◆ REQUIRED WORK: Find each line of the material below in which the word "blocks" occurs, and return it.

◆ PROVIDED MATERIAL:
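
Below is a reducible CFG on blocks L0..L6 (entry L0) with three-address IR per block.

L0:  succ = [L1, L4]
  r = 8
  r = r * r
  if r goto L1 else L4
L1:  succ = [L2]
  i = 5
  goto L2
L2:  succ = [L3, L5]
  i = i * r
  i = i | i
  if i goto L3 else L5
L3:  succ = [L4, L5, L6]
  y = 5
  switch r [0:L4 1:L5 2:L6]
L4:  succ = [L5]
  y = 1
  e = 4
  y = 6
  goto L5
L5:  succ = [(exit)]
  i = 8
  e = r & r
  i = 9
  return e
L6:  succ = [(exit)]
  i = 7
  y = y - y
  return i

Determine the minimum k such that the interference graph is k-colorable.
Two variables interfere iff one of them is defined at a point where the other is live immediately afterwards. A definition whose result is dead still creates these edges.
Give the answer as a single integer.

Answer: 3

Analysis:
Block summaries:
  L0: {r} / ∅
  L1: {i} / ∅
  L2: {i} / {i,r}
  L3: {y} / {r}
  L4: {e,y} / ∅
  L5: {e,i} / {r}
  L6: {i,y} / {y}

Liveness:
  live L0: ∅→{r}
  live L1: {r}→{i,r}
  live L2: {i,r}→{r}
  live L3: {r}→{r,y}
  live L4: {r}→{r}
  live L5: {r}→∅
  live L6: {y}→∅

Interfere edges:
  e — {i,r}
  i — {e,r,y}
  r — {e,i,y}
  y — {i,r}

Colouring:
  clique {e,i,r} ⇒ need ≥ 3
  3-colouring: r0={i}  r1={r}  r2={e,y}
  χ = 3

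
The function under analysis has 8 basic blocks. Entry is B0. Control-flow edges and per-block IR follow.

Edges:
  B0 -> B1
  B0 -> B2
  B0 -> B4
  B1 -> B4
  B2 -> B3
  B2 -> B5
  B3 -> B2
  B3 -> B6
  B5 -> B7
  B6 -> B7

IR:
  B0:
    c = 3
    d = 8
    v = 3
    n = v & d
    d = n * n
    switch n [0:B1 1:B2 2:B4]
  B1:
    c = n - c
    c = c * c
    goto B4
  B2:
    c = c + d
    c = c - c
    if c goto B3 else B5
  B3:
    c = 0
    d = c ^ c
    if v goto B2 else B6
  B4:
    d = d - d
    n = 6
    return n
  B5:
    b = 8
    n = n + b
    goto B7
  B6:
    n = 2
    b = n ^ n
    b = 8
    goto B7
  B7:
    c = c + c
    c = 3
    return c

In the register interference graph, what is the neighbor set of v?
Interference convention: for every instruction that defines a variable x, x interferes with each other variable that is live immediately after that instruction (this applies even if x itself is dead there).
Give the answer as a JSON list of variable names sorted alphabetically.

Answer: ["c", "d", "n"]

Derivation:
Per-block:
  B0: def={c,d,n,v} ue=∅
  B1: def={c} ue={c,n}
  B2: def={c} ue={c,d}
  B3: def={c,d} ue={v}
  B4: def={d,n} ue={d}
  B5: def={b,n} ue={n}
  B6: def={b,n} ue=∅
  B7: def={c} ue={c}

Live sets:
  B0: in=∅ out={c,d,n,v}
  B1: in={c,d,n} out={d}
  B2: in={c,d,n,v} out={c,n,v}
  B3: in={n,v} out={c,d,n,v}
  B4: in={d} out=∅
  B5: in={c,n} out={c}
  B6: in={c} out={c}
  B7: in={c} out=∅

Interfere edges:
  b — {c,n}
  c — {b,d,n,v}
  d — {c,n,v}
  n — {b,c,d,v}
  v — {c,d,n}

N(v) = ["c", "d", "n"]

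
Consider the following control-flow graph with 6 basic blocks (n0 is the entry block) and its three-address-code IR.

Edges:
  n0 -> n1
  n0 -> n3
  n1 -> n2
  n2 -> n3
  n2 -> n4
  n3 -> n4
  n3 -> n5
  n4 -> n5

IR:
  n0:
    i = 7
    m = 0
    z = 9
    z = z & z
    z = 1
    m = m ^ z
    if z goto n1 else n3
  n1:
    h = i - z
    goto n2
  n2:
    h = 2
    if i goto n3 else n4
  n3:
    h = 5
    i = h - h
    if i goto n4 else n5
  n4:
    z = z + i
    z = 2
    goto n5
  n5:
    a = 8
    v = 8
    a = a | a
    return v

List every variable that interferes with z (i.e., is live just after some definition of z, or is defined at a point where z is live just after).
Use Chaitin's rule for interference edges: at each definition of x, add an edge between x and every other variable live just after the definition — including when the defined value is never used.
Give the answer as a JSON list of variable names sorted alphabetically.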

◆ RESULT OF THIS EXERCISE:
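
Below is a reducible CFG on blocks L0..L6 (entry L0) with three-address IR per block.
The function under analysis has 8 basic blocks. Entry is B0. Control-flow edges and per-block IR follow.
Consider the following control-flow graph with 6 basic blocks (n0 is the entry block) and its three-address-code IR.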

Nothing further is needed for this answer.